#### What the exercise asks
Print, exactly as they appear in the listing below, the lines from the line with "L[1]=2.3, L[2]=6.3, L[3]=2.3." to the line with "What is the new", with both end lines kept.

START Data provided

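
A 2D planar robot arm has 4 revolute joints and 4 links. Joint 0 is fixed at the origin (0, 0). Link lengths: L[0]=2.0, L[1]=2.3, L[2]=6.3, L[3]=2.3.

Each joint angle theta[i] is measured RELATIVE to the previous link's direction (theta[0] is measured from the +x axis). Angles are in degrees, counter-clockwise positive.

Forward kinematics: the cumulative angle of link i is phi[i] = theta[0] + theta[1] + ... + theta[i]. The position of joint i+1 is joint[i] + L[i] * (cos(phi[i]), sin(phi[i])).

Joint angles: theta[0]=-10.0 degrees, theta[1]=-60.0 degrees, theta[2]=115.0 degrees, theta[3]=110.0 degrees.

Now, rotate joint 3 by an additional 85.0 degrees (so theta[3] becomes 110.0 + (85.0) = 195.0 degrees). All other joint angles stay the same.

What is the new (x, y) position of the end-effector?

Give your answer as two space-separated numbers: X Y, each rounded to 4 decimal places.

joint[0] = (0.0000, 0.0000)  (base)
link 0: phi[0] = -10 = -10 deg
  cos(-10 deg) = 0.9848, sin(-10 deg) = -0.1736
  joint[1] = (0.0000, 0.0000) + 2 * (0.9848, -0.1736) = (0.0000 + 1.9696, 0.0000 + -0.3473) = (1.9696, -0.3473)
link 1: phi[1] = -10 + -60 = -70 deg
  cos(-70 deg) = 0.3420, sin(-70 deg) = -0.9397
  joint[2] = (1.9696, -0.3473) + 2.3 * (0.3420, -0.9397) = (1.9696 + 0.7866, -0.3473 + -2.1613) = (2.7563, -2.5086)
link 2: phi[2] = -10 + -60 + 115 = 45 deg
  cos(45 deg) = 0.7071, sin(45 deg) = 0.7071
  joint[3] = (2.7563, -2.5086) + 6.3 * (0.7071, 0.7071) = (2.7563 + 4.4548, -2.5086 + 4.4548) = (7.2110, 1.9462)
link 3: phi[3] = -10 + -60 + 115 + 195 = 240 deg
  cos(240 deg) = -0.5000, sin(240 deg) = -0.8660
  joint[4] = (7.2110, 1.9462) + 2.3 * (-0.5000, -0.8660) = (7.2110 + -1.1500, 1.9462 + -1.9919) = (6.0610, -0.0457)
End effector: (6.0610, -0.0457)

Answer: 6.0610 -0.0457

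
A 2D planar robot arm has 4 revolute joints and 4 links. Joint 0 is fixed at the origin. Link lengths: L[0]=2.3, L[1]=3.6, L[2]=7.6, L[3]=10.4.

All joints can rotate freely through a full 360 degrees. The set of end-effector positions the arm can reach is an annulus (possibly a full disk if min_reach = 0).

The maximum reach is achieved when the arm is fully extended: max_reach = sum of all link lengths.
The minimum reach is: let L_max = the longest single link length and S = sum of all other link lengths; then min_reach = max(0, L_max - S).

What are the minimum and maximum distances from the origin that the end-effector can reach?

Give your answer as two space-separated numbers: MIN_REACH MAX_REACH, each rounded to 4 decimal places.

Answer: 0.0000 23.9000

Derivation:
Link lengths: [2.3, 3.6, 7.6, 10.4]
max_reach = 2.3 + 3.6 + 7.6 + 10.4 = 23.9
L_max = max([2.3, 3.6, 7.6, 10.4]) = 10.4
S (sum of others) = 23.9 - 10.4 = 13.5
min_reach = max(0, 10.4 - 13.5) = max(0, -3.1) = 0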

END Data provided
START Data provided

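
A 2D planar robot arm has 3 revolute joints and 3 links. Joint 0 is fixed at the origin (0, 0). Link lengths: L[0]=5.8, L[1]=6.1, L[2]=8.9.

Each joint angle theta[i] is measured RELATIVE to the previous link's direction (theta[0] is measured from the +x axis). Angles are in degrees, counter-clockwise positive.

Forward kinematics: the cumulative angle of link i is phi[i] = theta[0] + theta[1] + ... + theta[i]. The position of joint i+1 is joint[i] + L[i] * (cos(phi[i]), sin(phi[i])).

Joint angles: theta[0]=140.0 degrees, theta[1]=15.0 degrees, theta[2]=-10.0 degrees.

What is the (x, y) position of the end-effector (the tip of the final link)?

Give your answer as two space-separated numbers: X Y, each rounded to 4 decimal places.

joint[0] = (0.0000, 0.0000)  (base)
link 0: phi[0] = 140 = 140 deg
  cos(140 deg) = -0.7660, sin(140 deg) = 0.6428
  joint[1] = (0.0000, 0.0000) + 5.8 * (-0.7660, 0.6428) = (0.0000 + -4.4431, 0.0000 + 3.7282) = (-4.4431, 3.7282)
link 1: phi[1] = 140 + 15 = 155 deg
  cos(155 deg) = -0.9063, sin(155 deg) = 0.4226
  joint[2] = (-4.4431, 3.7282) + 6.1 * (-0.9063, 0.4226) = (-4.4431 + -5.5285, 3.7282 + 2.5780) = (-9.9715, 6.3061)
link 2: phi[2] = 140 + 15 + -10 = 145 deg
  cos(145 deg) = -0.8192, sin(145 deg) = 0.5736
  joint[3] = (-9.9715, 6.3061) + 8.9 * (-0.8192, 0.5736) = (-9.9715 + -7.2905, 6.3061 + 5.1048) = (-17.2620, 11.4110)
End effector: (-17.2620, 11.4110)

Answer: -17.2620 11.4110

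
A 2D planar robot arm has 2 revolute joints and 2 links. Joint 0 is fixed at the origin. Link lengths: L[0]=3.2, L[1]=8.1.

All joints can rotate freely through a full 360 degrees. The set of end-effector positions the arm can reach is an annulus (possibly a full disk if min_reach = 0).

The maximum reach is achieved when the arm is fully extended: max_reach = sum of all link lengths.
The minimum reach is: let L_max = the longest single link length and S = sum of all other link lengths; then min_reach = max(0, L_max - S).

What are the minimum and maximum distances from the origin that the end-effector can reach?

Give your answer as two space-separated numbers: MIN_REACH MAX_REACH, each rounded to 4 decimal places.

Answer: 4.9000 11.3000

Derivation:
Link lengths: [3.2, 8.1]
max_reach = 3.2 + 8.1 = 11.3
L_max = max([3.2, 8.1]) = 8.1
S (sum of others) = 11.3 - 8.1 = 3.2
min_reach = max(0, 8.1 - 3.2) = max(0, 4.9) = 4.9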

END Data provided
START Data provided

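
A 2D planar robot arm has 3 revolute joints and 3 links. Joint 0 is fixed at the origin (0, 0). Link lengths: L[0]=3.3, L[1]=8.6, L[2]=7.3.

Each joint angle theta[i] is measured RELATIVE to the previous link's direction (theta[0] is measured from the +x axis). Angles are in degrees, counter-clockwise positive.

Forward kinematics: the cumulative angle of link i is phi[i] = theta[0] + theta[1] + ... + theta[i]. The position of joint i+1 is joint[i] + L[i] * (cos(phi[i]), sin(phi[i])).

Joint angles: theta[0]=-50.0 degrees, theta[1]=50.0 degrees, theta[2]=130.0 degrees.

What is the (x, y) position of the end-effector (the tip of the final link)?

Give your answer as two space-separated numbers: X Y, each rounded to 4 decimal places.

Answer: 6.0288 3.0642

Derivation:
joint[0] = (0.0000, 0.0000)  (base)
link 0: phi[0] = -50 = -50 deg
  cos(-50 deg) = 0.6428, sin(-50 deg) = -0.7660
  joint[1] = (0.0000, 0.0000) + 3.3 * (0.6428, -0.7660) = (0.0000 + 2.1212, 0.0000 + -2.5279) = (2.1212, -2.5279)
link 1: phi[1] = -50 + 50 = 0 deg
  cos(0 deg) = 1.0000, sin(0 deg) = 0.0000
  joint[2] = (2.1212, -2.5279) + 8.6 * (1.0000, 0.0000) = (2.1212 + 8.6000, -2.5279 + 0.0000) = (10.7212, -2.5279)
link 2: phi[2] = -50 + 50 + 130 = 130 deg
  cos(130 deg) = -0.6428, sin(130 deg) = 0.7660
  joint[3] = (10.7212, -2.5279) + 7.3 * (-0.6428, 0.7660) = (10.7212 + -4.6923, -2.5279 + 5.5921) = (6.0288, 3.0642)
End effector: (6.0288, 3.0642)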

END Data provided

#### Output below
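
A 2D planar robot arm has 4 revolute joints and 4 links. Joint 0 is fixed at the origin (0, 0). Link lengths: L[0]=2.0, L[1]=2.3, L[2]=6.3, L[3]=2.3.

Each joint angle theta[i] is measured RELATIVE to the previous link's direction (theta[0] is measured from the +x axis). Angles are in degrees, counter-clockwise positive.

Forward kinematics: the cumulative angle of link i is phi[i] = theta[0] + theta[1] + ... + theta[i]. The position of joint i+1 is joint[i] + L[i] * (cos(phi[i]), sin(phi[i])).

Joint angles: theta[0]=-10.0 degrees, theta[1]=-60.0 degrees, theta[2]=115.0 degrees, theta[3]=110.0 degrees.

Now, rotate joint 3 by an additional 85.0 degrees (so theta[3] becomes 110.0 + (85.0) = 195.0 degrees). All other joint angles stay the same.

What is the new (x, y) position of the end-effector?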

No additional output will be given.